=== PROBLEM STATEMENT ===
Produce all the records again exactly as they stand.

=== EXERCISE DATA ===
§ §

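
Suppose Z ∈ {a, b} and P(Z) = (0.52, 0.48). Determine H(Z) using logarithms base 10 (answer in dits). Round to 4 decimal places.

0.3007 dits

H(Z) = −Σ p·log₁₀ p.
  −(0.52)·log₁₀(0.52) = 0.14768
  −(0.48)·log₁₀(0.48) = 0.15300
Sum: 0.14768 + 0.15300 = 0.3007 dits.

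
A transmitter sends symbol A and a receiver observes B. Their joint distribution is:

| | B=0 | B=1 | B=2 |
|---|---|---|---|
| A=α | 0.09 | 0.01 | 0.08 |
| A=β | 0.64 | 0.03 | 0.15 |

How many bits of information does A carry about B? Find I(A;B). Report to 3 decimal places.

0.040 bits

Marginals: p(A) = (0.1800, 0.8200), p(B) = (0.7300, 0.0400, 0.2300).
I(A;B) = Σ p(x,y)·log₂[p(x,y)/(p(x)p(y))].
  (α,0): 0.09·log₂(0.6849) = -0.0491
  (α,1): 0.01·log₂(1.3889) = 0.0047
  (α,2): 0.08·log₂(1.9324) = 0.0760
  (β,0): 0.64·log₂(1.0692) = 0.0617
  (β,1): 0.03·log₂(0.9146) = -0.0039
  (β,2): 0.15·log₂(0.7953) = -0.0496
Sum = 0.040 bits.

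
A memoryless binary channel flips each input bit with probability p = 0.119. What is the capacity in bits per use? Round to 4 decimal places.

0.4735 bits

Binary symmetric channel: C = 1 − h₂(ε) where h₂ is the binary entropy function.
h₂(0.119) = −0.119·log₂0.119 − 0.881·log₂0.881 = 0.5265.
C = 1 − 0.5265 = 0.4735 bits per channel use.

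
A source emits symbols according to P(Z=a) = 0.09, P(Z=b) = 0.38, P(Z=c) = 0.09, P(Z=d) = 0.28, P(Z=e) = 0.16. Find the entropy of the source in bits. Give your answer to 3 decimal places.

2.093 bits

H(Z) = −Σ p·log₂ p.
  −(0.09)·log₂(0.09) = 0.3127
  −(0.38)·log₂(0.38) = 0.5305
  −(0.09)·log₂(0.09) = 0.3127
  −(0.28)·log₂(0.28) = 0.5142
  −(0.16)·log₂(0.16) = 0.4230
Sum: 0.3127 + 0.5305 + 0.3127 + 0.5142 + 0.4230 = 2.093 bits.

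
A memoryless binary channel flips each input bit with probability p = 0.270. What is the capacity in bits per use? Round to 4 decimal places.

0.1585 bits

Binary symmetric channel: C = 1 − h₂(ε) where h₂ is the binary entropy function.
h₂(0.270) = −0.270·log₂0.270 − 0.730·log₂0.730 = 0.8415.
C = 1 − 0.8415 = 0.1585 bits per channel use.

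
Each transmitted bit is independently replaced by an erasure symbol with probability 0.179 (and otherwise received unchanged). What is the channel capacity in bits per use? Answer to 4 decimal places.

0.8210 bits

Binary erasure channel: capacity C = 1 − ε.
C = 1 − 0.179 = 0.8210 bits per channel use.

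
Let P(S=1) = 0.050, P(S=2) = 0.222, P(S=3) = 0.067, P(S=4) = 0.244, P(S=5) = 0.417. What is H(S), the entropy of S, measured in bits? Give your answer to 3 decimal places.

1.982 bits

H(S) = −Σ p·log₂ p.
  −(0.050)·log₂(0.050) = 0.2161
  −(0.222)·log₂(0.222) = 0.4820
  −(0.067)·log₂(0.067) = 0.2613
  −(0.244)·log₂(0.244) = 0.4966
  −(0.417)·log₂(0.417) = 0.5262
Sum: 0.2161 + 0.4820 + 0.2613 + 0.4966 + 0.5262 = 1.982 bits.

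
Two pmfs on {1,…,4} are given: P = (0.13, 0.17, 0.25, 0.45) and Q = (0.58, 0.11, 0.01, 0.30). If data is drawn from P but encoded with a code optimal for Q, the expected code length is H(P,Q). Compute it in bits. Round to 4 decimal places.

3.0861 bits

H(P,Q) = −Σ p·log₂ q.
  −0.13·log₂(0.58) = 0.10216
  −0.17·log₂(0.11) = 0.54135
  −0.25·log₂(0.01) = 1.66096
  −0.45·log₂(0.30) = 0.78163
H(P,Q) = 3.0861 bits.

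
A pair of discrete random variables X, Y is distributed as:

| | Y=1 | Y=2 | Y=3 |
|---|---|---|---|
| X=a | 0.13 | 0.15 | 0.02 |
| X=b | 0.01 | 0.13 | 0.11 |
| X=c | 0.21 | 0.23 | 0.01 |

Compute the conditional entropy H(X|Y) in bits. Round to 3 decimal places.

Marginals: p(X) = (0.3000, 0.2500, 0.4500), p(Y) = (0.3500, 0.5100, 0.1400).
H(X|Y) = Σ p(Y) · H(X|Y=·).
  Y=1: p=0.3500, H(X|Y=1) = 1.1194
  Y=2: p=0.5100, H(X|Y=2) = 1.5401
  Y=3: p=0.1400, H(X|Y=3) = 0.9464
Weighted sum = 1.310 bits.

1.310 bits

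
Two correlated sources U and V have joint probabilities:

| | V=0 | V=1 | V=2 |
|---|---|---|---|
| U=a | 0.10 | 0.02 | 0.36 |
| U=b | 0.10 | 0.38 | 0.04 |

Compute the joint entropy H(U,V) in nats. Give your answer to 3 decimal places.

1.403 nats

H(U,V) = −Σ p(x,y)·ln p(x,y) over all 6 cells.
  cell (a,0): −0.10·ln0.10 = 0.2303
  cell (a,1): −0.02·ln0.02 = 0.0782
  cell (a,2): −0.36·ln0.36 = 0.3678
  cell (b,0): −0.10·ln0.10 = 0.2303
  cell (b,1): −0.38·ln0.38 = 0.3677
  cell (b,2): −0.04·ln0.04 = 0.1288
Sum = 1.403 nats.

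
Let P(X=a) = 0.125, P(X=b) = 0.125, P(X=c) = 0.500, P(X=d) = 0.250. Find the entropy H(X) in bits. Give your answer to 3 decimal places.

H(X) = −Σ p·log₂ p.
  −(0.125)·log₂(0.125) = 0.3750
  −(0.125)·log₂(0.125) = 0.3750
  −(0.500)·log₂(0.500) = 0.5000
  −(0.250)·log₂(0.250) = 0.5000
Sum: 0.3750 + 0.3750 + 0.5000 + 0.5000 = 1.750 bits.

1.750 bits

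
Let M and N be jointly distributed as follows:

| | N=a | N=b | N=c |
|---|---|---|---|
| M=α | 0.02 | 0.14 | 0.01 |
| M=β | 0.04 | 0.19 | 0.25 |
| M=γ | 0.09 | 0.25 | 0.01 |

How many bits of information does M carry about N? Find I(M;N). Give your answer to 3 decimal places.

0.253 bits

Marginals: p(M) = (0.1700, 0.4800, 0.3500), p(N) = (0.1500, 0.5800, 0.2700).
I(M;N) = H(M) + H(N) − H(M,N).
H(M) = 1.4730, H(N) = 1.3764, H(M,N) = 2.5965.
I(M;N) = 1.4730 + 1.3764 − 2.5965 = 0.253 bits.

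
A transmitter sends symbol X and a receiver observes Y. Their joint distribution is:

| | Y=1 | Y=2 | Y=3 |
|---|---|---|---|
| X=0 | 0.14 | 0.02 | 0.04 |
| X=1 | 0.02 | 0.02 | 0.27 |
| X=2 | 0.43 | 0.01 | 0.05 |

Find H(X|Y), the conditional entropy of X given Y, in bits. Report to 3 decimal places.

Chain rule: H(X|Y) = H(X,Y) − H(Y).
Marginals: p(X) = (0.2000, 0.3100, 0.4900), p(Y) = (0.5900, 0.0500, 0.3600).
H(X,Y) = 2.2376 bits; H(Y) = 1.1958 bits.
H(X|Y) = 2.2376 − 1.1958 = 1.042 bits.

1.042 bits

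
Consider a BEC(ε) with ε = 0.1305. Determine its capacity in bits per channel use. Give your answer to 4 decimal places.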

§ §

=== RESULT ===
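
Suppose Z ∈ {a, b} and P(Z) = (0.52, 0.48). Determine H(Z) using logarithms base 10 (answer in dits). Round to 4 decimal places.

0.3007 dits

H(Z) = −Σ p·log₁₀ p.
  −(0.52)·log₁₀(0.52) = 0.14768
  −(0.48)·log₁₀(0.48) = 0.15300
Sum: 0.14768 + 0.15300 = 0.3007 dits.

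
A transmitter sends symbol A and a receiver observes B. Their joint distribution is:

| | B=0 | B=1 | B=2 |
|---|---|---|---|
| A=α | 0.09 | 0.01 | 0.08 |
| A=β | 0.64 | 0.03 | 0.15 |

How many bits of information does A carry about B? Find I(A;B). Report to 3 decimal places.

0.040 bits

Marginals: p(A) = (0.1800, 0.8200), p(B) = (0.7300, 0.0400, 0.2300).
I(A;B) = Σ p(x,y)·log₂[p(x,y)/(p(x)p(y))].
  (α,0): 0.09·log₂(0.6849) = -0.0491
  (α,1): 0.01·log₂(1.3889) = 0.0047
  (α,2): 0.08·log₂(1.9324) = 0.0760
  (β,0): 0.64·log₂(1.0692) = 0.0617
  (β,1): 0.03·log₂(0.9146) = -0.0039
  (β,2): 0.15·log₂(0.7953) = -0.0496
Sum = 0.040 bits.

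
A memoryless binary channel flips each input bit with probability p = 0.119. What is the capacity in bits per use? Round to 4 decimal places.

0.4735 bits

Binary symmetric channel: C = 1 − h₂(ε) where h₂ is the binary entropy function.
h₂(0.119) = −0.119·log₂0.119 − 0.881·log₂0.881 = 0.5265.
C = 1 − 0.5265 = 0.4735 bits per channel use.

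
A source emits symbols according to P(Z=a) = 0.09, P(Z=b) = 0.38, P(Z=c) = 0.09, P(Z=d) = 0.28, P(Z=e) = 0.16. Find the entropy of the source in bits. Give your answer to 3 decimal places.

2.093 bits

H(Z) = −Σ p·log₂ p.
  −(0.09)·log₂(0.09) = 0.3127
  −(0.38)·log₂(0.38) = 0.5305
  −(0.09)·log₂(0.09) = 0.3127
  −(0.28)·log₂(0.28) = 0.5142
  −(0.16)·log₂(0.16) = 0.4230
Sum: 0.3127 + 0.5305 + 0.3127 + 0.5142 + 0.4230 = 2.093 bits.

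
A memoryless binary channel flips each input bit with probability p = 0.270. What is the capacity in bits per use? Round to 4 decimal places.

0.1585 bits

Binary symmetric channel: C = 1 − h₂(ε) where h₂ is the binary entropy function.
h₂(0.270) = −0.270·log₂0.270 − 0.730·log₂0.730 = 0.8415.
C = 1 − 0.8415 = 0.1585 bits per channel use.

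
Each transmitted bit is independently replaced by an erasure symbol with probability 0.179 (and otherwise received unchanged). What is the channel capacity in bits per use? Answer to 4 decimal places.

0.8210 bits

Binary erasure channel: capacity C = 1 − ε.
C = 1 − 0.179 = 0.8210 bits per channel use.

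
Let P(S=1) = 0.050, P(S=2) = 0.222, P(S=3) = 0.067, P(S=4) = 0.244, P(S=5) = 0.417. What is H(S), the entropy of S, measured in bits? Give your answer to 3 decimal places.

1.982 bits

H(S) = −Σ p·log₂ p.
  −(0.050)·log₂(0.050) = 0.2161
  −(0.222)·log₂(0.222) = 0.4820
  −(0.067)·log₂(0.067) = 0.2613
  −(0.244)·log₂(0.244) = 0.4966
  −(0.417)·log₂(0.417) = 0.5262
Sum: 0.2161 + 0.4820 + 0.2613 + 0.4966 + 0.5262 = 1.982 bits.

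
Two pmfs on {1,…,4} are given: P = (0.13, 0.17, 0.25, 0.45) and Q = (0.58, 0.11, 0.01, 0.30). If data is drawn from P but encoded with a code optimal for Q, the expected code length is H(P,Q). Compute it in bits. Round to 4 decimal places.

3.0861 bits

H(P,Q) = −Σ p·log₂ q.
  −0.13·log₂(0.58) = 0.10216
  −0.17·log₂(0.11) = 0.54135
  −0.25·log₂(0.01) = 1.66096
  −0.45·log₂(0.30) = 0.78163
H(P,Q) = 3.0861 bits.

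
A pair of discrete random variables X, Y is distributed as:

| | Y=1 | Y=2 | Y=3 |
|---|---|---|---|
| X=a | 0.13 | 0.15 | 0.02 |
| X=b | 0.01 | 0.13 | 0.11 |
| X=c | 0.21 | 0.23 | 0.01 |

Compute the conditional entropy H(X|Y) in bits. Round to 3 decimal places.

Marginals: p(X) = (0.3000, 0.2500, 0.4500), p(Y) = (0.3500, 0.5100, 0.1400).
H(X|Y) = Σ p(Y) · H(X|Y=·).
  Y=1: p=0.3500, H(X|Y=1) = 1.1194
  Y=2: p=0.5100, H(X|Y=2) = 1.5401
  Y=3: p=0.1400, H(X|Y=3) = 0.9464
Weighted sum = 1.310 bits.

1.310 bits

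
Two correlated sources U and V have joint probabilities:

| | V=0 | V=1 | V=2 |
|---|---|---|---|
| U=a | 0.10 | 0.02 | 0.36 |
| U=b | 0.10 | 0.38 | 0.04 |

Compute the joint entropy H(U,V) in nats. Give your answer to 3 decimal places.

1.403 nats

H(U,V) = −Σ p(x,y)·ln p(x,y) over all 6 cells.
  cell (a,0): −0.10·ln0.10 = 0.2303
  cell (a,1): −0.02·ln0.02 = 0.0782
  cell (a,2): −0.36·ln0.36 = 0.3678
  cell (b,0): −0.10·ln0.10 = 0.2303
  cell (b,1): −0.38·ln0.38 = 0.3677
  cell (b,2): −0.04·ln0.04 = 0.1288
Sum = 1.403 nats.

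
Let P(X=a) = 0.125, P(X=b) = 0.125, P(X=c) = 0.500, P(X=d) = 0.250. Find the entropy H(X) in bits. Give your answer to 3 decimal places.

H(X) = −Σ p·log₂ p.
  −(0.125)·log₂(0.125) = 0.3750
  −(0.125)·log₂(0.125) = 0.3750
  −(0.500)·log₂(0.500) = 0.5000
  −(0.250)·log₂(0.250) = 0.5000
Sum: 0.3750 + 0.3750 + 0.5000 + 0.5000 = 1.750 bits.

1.750 bits

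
Let M and N be jointly distributed as follows:

| | N=a | N=b | N=c |
|---|---|---|---|
| M=α | 0.02 | 0.14 | 0.01 |
| M=β | 0.04 | 0.19 | 0.25 |
| M=γ | 0.09 | 0.25 | 0.01 |

How many bits of information does M carry about N? Find I(M;N). Give your answer to 3 decimal places.

0.253 bits

Marginals: p(M) = (0.1700, 0.4800, 0.3500), p(N) = (0.1500, 0.5800, 0.2700).
I(M;N) = H(M) + H(N) − H(M,N).
H(M) = 1.4730, H(N) = 1.3764, H(M,N) = 2.5965.
I(M;N) = 1.4730 + 1.3764 − 2.5965 = 0.253 bits.

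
A transmitter sends symbol X and a receiver observes Y. Their joint distribution is:

| | Y=1 | Y=2 | Y=3 |
|---|---|---|---|
| X=0 | 0.14 | 0.02 | 0.04 |
| X=1 | 0.02 | 0.02 | 0.27 |
| X=2 | 0.43 | 0.01 | 0.05 |

Find H(X|Y), the conditional entropy of X given Y, in bits. Report to 3 decimal places.

Chain rule: H(X|Y) = H(X,Y) − H(Y).
Marginals: p(X) = (0.2000, 0.3100, 0.4900), p(Y) = (0.5900, 0.0500, 0.3600).
H(X,Y) = 2.2376 bits; H(Y) = 1.1958 bits.
H(X|Y) = 2.2376 − 1.1958 = 1.042 bits.

1.042 bits

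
Consider a BEC(ε) with ε = 0.1305. Determine its capacity in bits per channel use. Give your answer to 4 decimal places.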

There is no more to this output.